Copy the listing below in full, exactly as given.
..........
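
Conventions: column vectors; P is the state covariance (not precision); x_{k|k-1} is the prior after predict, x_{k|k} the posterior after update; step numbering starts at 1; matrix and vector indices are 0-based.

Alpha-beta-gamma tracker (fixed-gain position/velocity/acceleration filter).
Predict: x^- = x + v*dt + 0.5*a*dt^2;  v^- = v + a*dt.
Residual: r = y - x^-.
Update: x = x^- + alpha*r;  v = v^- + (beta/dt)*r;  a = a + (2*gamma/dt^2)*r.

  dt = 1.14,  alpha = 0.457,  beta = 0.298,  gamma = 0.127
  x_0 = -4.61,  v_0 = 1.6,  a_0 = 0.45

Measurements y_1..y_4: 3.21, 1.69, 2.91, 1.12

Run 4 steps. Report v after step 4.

v_post = 0.9312

step 1: x_pred=-2.4936  r=5.7036  x^+=0.1130  v^+=3.6039  a^+=1.5647
step 2: x_pred=5.2382  r=-3.5482  x^+=3.6167  v^+=4.4602  a^+=0.8713
step 3: x_pred=9.2675  r=-6.3575  x^+=6.3621  v^+=3.7916  a^+=-0.3713
step 4: x_pred=10.4433  r=-9.3233  x^+=6.1825  v^+=0.9312  a^+=-2.1935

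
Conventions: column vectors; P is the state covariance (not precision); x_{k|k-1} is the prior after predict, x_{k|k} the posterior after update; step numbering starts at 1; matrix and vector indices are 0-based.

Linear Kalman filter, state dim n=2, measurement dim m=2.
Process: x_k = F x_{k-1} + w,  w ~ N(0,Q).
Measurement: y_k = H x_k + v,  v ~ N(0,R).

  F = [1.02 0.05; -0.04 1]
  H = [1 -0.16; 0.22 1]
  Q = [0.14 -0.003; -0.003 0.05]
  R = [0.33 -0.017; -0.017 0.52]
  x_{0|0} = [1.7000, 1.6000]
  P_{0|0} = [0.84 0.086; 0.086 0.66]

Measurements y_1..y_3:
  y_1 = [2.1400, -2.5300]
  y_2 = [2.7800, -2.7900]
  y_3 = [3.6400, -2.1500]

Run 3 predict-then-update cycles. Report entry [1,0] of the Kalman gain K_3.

step 1: x^-=[1.8140, 1.5320]  P^-=[1.0244 0.0833; 0.0833 0.7045]  S=[1.3457 0.1760; 0.1760 1.3107]  K=[0.7334 0.1370; -0.0957 0.5643]  nu=[0.5711, -4.4611]  x^+=[1.6216, -1.0400]  P^+=[0.2406 0.0058; 0.0058 0.2938]
step 2: x^-=[1.6021, -1.1049]  P^-=[0.3917 0.0078; 0.0078 0.3437]  S=[0.7280 0.0217; 0.0217 0.8861]  K=[0.5335 0.0930; -0.0765 0.3917]  nu=[1.0011, -2.0376]  x^+=[1.9468, -1.9796]  P^+=[0.1746 0.0009; 0.0009 0.2048]
step 3: x^-=[1.8867, -2.0574]  P^-=[0.3223 0.0010; 0.0010 0.2550]  S=[0.6585 0.0141; 0.0141 0.7910]  K=[0.4874 0.0822; -0.0674 0.3238]  nu=[1.4241, -0.5076]  x^+=[2.5391, -2.3178]  P^+=[0.1594 -0.0006; -0.0006 0.1697]

K[1,0] = -0.0674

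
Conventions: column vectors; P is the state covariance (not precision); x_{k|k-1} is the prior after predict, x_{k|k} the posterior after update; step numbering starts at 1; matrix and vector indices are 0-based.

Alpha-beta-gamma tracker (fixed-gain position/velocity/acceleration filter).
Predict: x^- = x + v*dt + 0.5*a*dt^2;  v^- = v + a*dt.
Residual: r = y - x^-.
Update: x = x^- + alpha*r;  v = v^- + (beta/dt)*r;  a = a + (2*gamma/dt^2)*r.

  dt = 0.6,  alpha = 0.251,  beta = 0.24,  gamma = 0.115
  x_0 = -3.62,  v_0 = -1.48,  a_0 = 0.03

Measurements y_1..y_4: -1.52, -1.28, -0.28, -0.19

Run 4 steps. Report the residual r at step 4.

step 1: x_pred=-4.5026  r=2.9826  x^+=-3.7540  v^+=-0.2690  a^+=1.9356
step 2: x_pred=-3.5669  r=2.2869  x^+=-2.9929  v^+=1.8071  a^+=3.3967
step 3: x_pred=-1.2972  r=1.0172  x^+=-1.0419  v^+=4.2520  a^+=4.0466
step 4: x_pred=2.2377  r=-2.4277  x^+=1.6283  v^+=5.7089  a^+=2.4955

resid = -2.4277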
..........
§ **Output**:
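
Conventions: column vectors; P is the state covariance (not precision); x_{k|k-1} is the prior after predict, x_{k|k} the posterior after update; step numbering starts at 1; matrix and vector indices are 0-based.

Alpha-beta-gamma tracker (fixed-gain position/velocity/acceleration filter).
Predict: x^- = x + v*dt + 0.5*a*dt^2;  v^- = v + a*dt.
Residual: r = y - x^-.
Update: x = x^- + alpha*r;  v = v^- + (beta/dt)*r;  a = a + (2*gamma/dt^2)*r.

  dt = 1.14,  alpha = 0.457,  beta = 0.298,  gamma = 0.127
  x_0 = -4.61,  v_0 = 1.6,  a_0 = 0.45

Measurements y_1..y_4: 3.21, 1.69, 2.91, 1.12

Run 4 steps. Report v after step 4.

v_post = 0.9312

step 1: x_pred=-2.4936  r=5.7036  x^+=0.1130  v^+=3.6039  a^+=1.5647
step 2: x_pred=5.2382  r=-3.5482  x^+=3.6167  v^+=4.4602  a^+=0.8713
step 3: x_pred=9.2675  r=-6.3575  x^+=6.3621  v^+=3.7916  a^+=-0.3713
step 4: x_pred=10.4433  r=-9.3233  x^+=6.1825  v^+=0.9312  a^+=-2.1935

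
Conventions: column vectors; P is the state covariance (not precision); x_{k|k-1} is the prior after predict, x_{k|k} the posterior after update; step numbering starts at 1; matrix and vector indices are 0-based.

Linear Kalman filter, state dim n=2, measurement dim m=2.
Process: x_k = F x_{k-1} + w,  w ~ N(0,Q).
Measurement: y_k = H x_k + v,  v ~ N(0,R).

  F = [1.02 0.05; -0.04 1]
  H = [1 -0.16; 0.22 1]
  Q = [0.14 -0.003; -0.003 0.05]
  R = [0.33 -0.017; -0.017 0.52]
  x_{0|0} = [1.7000, 1.6000]
  P_{0|0} = [0.84 0.086; 0.086 0.66]

Measurements y_1..y_3:
  y_1 = [2.1400, -2.5300]
  y_2 = [2.7800, -2.7900]
  y_3 = [3.6400, -2.1500]

Run 3 predict-then-update cycles. Report entry [1,0] of the Kalman gain K_3.

step 1: x^-=[1.8140, 1.5320]  P^-=[1.0244 0.0833; 0.0833 0.7045]  S=[1.3457 0.1760; 0.1760 1.3107]  K=[0.7334 0.1370; -0.0957 0.5643]  nu=[0.5711, -4.4611]  x^+=[1.6216, -1.0400]  P^+=[0.2406 0.0058; 0.0058 0.2938]
step 2: x^-=[1.6021, -1.1049]  P^-=[0.3917 0.0078; 0.0078 0.3437]  S=[0.7280 0.0217; 0.0217 0.8861]  K=[0.5335 0.0930; -0.0765 0.3917]  nu=[1.0011, -2.0376]  x^+=[1.9468, -1.9796]  P^+=[0.1746 0.0009; 0.0009 0.2048]
step 3: x^-=[1.8867, -2.0574]  P^-=[0.3223 0.0010; 0.0010 0.2550]  S=[0.6585 0.0141; 0.0141 0.7910]  K=[0.4874 0.0822; -0.0674 0.3238]  nu=[1.4241, -0.5076]  x^+=[2.5391, -2.3178]  P^+=[0.1594 -0.0006; -0.0006 0.1697]

K[1,0] = -0.0674

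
Conventions: column vectors; P is the state covariance (not precision); x_{k|k-1} is the prior after predict, x_{k|k} the posterior after update; step numbering starts at 1; matrix and vector indices are 0-based.

Alpha-beta-gamma tracker (fixed-gain position/velocity/acceleration filter).
Predict: x^- = x + v*dt + 0.5*a*dt^2;  v^- = v + a*dt.
Residual: r = y - x^-.
Update: x = x^- + alpha*r;  v = v^- + (beta/dt)*r;  a = a + (2*gamma/dt^2)*r.

  dt = 0.6,  alpha = 0.251,  beta = 0.24,  gamma = 0.115
  x_0 = -3.62,  v_0 = -1.48,  a_0 = 0.03

Measurements y_1..y_4: -1.52, -1.28, -0.28, -0.19

Run 4 steps. Report the residual r at step 4.

step 1: x_pred=-4.5026  r=2.9826  x^+=-3.7540  v^+=-0.2690  a^+=1.9356
step 2: x_pred=-3.5669  r=2.2869  x^+=-2.9929  v^+=1.8071  a^+=3.3967
step 3: x_pred=-1.2972  r=1.0172  x^+=-1.0419  v^+=4.2520  a^+=4.0466
step 4: x_pred=2.2377  r=-2.4277  x^+=1.6283  v^+=5.7089  a^+=2.4955

resid = -2.4277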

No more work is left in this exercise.